**Work to be completed**
Repeat exactly the lines from the start of the material below up to and including the "In Yelun, phonemes" line.

Segment Start: Records

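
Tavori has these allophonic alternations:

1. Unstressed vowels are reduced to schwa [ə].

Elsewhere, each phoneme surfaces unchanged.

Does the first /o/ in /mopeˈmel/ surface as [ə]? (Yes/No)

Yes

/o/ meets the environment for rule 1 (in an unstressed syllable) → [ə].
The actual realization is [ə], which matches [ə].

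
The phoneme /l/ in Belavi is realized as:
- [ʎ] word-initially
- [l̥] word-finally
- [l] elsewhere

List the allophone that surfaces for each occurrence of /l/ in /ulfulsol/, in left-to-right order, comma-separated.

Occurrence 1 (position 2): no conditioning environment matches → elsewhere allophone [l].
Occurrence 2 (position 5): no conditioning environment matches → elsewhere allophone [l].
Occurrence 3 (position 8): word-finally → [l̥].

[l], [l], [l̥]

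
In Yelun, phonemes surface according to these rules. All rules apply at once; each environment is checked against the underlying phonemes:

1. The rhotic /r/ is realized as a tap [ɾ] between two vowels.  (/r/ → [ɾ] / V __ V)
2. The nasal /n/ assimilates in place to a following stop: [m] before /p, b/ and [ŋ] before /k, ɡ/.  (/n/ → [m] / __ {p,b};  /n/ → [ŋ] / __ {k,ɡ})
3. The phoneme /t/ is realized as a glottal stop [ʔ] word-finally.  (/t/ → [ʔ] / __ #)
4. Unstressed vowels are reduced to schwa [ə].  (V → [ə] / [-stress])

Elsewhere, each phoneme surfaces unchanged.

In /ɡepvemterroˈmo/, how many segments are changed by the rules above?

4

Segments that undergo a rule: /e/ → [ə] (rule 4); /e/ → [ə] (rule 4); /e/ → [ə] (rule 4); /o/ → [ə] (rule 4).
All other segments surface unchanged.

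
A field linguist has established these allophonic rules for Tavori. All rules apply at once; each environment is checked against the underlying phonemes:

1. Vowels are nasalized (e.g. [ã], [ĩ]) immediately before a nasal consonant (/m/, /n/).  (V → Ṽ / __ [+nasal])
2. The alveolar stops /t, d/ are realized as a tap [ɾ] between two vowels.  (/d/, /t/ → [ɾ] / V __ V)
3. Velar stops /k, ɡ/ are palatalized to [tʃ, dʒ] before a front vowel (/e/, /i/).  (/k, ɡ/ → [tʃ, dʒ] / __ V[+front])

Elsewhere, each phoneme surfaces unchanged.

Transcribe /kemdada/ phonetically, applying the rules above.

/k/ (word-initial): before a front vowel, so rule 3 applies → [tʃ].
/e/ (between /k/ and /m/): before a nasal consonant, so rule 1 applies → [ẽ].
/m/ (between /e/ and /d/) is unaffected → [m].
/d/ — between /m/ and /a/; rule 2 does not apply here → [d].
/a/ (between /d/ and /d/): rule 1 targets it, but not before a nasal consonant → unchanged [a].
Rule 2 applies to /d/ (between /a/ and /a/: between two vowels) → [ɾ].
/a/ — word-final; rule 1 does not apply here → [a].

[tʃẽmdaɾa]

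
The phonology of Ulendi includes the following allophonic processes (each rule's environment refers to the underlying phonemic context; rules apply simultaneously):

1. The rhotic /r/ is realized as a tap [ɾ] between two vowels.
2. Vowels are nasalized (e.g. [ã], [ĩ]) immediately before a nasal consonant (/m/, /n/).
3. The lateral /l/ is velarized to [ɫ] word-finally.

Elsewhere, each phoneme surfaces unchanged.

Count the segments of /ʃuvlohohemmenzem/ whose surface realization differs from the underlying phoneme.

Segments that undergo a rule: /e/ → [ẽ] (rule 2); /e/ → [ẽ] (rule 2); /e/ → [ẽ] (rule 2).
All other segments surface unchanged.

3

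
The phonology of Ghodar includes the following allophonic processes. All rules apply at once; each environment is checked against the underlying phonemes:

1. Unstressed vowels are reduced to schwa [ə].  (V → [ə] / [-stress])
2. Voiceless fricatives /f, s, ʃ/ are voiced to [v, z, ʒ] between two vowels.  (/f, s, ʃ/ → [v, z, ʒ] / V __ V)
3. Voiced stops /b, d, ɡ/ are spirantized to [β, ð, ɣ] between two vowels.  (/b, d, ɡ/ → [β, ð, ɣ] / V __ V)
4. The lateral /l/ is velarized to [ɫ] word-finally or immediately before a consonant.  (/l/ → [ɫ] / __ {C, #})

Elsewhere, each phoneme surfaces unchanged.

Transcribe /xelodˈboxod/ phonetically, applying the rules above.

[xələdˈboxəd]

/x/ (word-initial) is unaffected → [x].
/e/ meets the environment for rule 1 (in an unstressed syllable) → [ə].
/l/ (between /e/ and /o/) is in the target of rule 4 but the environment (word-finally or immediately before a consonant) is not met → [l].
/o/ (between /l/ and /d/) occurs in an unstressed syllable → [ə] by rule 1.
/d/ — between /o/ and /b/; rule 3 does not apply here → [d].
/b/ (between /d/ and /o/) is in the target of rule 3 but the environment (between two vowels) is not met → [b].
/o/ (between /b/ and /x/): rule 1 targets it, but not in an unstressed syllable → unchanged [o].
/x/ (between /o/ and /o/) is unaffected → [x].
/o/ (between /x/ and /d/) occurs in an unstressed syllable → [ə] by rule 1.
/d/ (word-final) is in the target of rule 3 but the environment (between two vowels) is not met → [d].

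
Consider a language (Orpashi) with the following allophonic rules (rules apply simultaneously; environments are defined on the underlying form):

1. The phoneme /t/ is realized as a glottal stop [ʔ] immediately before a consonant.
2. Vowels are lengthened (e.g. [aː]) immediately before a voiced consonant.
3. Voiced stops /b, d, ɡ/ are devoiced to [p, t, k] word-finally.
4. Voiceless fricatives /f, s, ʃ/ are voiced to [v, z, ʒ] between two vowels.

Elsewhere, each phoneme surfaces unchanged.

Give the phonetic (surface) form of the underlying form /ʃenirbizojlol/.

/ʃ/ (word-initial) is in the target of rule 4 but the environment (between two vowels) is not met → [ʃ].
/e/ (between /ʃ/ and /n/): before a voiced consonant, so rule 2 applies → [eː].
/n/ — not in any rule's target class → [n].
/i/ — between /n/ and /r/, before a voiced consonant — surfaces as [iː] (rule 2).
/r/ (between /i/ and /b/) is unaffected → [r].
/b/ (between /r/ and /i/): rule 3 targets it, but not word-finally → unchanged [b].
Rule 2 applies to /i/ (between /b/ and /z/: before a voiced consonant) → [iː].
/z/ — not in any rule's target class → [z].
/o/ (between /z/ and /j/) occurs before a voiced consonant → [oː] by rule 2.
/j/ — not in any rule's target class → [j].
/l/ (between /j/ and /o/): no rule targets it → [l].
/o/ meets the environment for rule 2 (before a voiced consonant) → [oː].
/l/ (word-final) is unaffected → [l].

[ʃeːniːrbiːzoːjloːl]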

Segment End: Records

**Response area**
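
Tavori has these allophonic alternations:

1. Unstressed vowels are reduced to schwa [ə].

Elsewhere, each phoneme surfaces unchanged.

Does the first /o/ in /mopeˈmel/ surface as [ə]? (Yes/No)

Yes

/o/ meets the environment for rule 1 (in an unstressed syllable) → [ə].
The actual realization is [ə], which matches [ə].

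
The phoneme /l/ in Belavi is realized as:
- [ʎ] word-initially
- [l̥] word-finally
- [l] elsewhere

List the allophone that surfaces for each occurrence of /l/ in /ulfulsol/, in left-to-right order, comma-separated.

Occurrence 1 (position 2): no conditioning environment matches → elsewhere allophone [l].
Occurrence 2 (position 5): no conditioning environment matches → elsewhere allophone [l].
Occurrence 3 (position 8): word-finally → [l̥].

[l], [l], [l̥]

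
In Yelun, phonemes surface according to these rules. All rules apply at once; each environment is checked against the underlying phonemes: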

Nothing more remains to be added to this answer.